— Work required —
Collect every line in the records below that contains the word "What".

— Records shown —
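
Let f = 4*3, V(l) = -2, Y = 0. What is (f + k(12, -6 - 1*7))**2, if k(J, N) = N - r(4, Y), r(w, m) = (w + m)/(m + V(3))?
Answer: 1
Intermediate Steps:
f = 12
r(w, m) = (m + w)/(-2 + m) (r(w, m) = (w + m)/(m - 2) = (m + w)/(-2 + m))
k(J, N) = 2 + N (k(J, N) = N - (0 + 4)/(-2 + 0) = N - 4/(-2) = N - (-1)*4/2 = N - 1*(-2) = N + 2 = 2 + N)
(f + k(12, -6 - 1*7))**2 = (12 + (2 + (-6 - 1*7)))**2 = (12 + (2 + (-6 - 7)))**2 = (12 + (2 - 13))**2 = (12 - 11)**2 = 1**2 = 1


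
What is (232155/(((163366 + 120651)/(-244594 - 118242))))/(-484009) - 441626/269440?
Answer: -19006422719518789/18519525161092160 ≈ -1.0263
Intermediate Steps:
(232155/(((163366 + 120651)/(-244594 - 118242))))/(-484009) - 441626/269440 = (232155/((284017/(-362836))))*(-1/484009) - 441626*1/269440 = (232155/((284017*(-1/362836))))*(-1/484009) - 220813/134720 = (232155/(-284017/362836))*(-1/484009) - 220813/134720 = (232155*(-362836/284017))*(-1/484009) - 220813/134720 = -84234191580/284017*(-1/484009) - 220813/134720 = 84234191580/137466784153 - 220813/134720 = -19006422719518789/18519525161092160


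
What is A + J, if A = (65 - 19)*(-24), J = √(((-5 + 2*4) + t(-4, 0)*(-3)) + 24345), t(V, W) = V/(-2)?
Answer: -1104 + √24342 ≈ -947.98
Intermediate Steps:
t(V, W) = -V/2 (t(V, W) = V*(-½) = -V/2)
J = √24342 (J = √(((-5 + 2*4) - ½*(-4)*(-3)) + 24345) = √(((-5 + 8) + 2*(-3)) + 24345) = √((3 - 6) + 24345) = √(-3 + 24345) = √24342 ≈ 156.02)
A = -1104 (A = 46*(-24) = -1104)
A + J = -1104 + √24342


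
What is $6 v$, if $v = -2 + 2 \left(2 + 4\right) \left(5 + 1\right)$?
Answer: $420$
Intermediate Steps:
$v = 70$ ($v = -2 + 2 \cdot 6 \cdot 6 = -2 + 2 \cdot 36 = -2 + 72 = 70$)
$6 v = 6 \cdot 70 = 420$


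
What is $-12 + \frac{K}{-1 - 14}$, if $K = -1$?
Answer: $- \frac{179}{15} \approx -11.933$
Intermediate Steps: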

— Task output —
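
Let f = 4*3, V(l) = -2, Y = 0. What is (f + k(12, -6 - 1*7))**2, if k(J, N) = N - r(4, Y), r(w, m) = (w + m)/(m + V(3))?
What is (232155/(((163366 + 120651)/(-244594 - 118242))))/(-484009) - 441626/269440?
What is A + J, if A = (65 - 19)*(-24), J = √(((-5 + 2*4) + t(-4, 0)*(-3)) + 24345), t(V, W) = V/(-2)?
What is $6 v$, if $v = -2 + 2 \left(2 + 4\right) \left(5 + 1\right)$?
What is $-12 + \frac{K}{-1 - 14}$, if $K = -1$?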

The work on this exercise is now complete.